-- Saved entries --
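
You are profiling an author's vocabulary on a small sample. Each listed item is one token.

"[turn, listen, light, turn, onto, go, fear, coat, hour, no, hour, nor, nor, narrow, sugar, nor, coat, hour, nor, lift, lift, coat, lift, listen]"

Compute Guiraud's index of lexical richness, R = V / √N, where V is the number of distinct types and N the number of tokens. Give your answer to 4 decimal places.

2.6536

N = 24, V = 13.
√N = 4.898979
R = 13 / 4.898979 = 2.6536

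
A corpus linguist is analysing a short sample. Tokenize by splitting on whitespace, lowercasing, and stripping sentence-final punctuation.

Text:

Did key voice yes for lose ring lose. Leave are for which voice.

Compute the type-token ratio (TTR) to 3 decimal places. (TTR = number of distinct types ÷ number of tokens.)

0.769

N = 13 tokens, V = 10 types.
TTR = V / N = 10 / 13 = 0.769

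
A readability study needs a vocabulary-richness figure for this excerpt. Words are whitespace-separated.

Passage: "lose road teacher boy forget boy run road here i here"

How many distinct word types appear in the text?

Distinct types: {boy, forget, here, i, lose, road, run, teacher}
V = 8

8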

-- WHAT YOU ARE ASKED TO DO --
The records above are to be repeated in full, word for word.

-- ANSWER BOX --
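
You are profiling an author's vocabulary on a small sample. Each listed item is one token.

"[turn, listen, light, turn, onto, go, fear, coat, hour, no, hour, nor, nor, narrow, sugar, nor, coat, hour, nor, lift, lift, coat, lift, listen]"

Compute Guiraud's index of lexical richness, R = V / √N, where V is the number of distinct types and N the number of tokens. Give your answer to 4 decimal places.

2.6536

N = 24, V = 13.
√N = 4.898979
R = 13 / 4.898979 = 2.6536

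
A corpus linguist is analysing a short sample. Tokenize by splitting on whitespace, lowercasing, and stripping sentence-final punctuation.

Text:

Did key voice yes for lose ring lose. Leave are for which voice.

Compute the type-token ratio (TTR) to 3 decimal places. (TTR = number of distinct types ÷ number of tokens.)

0.769

N = 13 tokens, V = 10 types.
TTR = V / N = 10 / 13 = 0.769

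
A readability study needs a vocabulary-richness figure for this excerpt. Words are whitespace-separated.

Passage: "lose road teacher boy forget boy run road here i here"

How many distinct word types appear in the text?

Distinct types: {boy, forget, here, i, lose, road, run, teacher}
V = 8

8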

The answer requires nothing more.